• Task statement: Only the lines below, from the one with "Guard variables: x0=T" through the one with "6 | tau | x0", are to be written out, exactly.

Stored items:
Segment Open

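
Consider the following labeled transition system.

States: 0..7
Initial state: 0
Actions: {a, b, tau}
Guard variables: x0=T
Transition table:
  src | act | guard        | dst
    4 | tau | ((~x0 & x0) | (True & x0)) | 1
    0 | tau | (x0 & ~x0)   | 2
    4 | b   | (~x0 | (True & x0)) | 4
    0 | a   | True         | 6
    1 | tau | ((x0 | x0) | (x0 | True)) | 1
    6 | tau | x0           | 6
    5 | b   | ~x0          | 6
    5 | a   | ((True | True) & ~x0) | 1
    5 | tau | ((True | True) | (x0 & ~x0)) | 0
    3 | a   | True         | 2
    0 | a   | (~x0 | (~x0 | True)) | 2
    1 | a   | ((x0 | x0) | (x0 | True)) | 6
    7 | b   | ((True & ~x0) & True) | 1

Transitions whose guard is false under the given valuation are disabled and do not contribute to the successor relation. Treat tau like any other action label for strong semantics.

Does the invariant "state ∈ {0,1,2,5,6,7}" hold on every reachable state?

Answer: INVARIANT HOLDS

Analysis:
Allowed set {0,1,2,5,6,7}
Reachable = {0,2,6}
  0: safe
  2: safe
  6: safe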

Segment Closed

• Result for this task:
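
Guard variables: x0=T
Transition table:
  src | act | guard        | dst
    4 | tau | ((~x0 & x0) | (True & x0)) | 1
    0 | tau | (x0 & ~x0)   | 2
    4 | b   | (~x0 | (True & x0)) | 4
    0 | a   | True         | 6
    1 | tau | ((x0 | x0) | (x0 | True)) | 1
    6 | tau | x0           | 6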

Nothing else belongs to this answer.